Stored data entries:
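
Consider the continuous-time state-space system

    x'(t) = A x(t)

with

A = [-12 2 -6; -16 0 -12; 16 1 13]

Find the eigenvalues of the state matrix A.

det(sI - A) = s^3 - (tr A)s^2 + (M11 + M22 + M33)s - det A, where Mii is the 2×2 principal minor of A obtained by deleting row i and column i.
tr A = (-12) + 0 + 13 = 1; M11 = 0·13 - (-12)·1 = 0 - (-12) = 12; M22 = (-12)·13 - (-6)·16 = -156 - (-96) = -60; M33 = (-12)·0 - 2·(-16) = 0 - (-32) = 32; sum of minors = -16.
det A = (-12)·(0·13 - (-12)·1) - 2·((-16)·13 - (-12)·16) + (-6)·((-16)·1 - 0·16) = (-12)·12 - 2·(-16) + (-6)·(-16) = -16.
So p(s) = det(sI - A) = s^3 - s^2 - 16s + 16.
Rational-root test: any integer root divides 16. Testing small divisors, s = 1 works: p(1) = 1 + (-1) + (-16) + 16 = 0, so (s - 1) is a factor.
Dividing, p(s) = (s - 1)(s^2 - 16).
Factor s^2 - 16: two numbers with sum 0 and product -16 are 4 and -4, so s^2 - 16 = (s - 4)(s + 4).
Hence p(s) = (s - 4) (s - 1) (s + 4), with roots -4, 1, 4.
At least one eigenvalue has non-negative real part, so the system is not asymptotically stable.

-4, 1, 4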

To do: Transcribe every entry exactly, omitting nothing.

Answer to this task:
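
Consider the continuous-time state-space system

    x'(t) = A x(t)

with

A = [-12 2 -6; -16 0 -12; 16 1 13]

Find the eigenvalues of the state matrix A.

det(sI - A) = s^3 - (tr A)s^2 + (M11 + M22 + M33)s - det A, where Mii is the 2×2 principal minor of A obtained by deleting row i and column i.
tr A = (-12) + 0 + 13 = 1; M11 = 0·13 - (-12)·1 = 0 - (-12) = 12; M22 = (-12)·13 - (-6)·16 = -156 - (-96) = -60; M33 = (-12)·0 - 2·(-16) = 0 - (-32) = 32; sum of minors = -16.
det A = (-12)·(0·13 - (-12)·1) - 2·((-16)·13 - (-12)·16) + (-6)·((-16)·1 - 0·16) = (-12)·12 - 2·(-16) + (-6)·(-16) = -16.
So p(s) = det(sI - A) = s^3 - s^2 - 16s + 16.
Rational-root test: any integer root divides 16. Testing small divisors, s = 1 works: p(1) = 1 + (-1) + (-16) + 16 = 0, so (s - 1) is a factor.
Dividing, p(s) = (s - 1)(s^2 - 16).
Factor s^2 - 16: two numbers with sum 0 and product -16 are 4 and -4, so s^2 - 16 = (s - 4)(s + 4).
Hence p(s) = (s - 4) (s - 1) (s + 4), with roots -4, 1, 4.
At least one eigenvalue has non-negative real part, so the system is not asymptotically stable.

-4, 1, 4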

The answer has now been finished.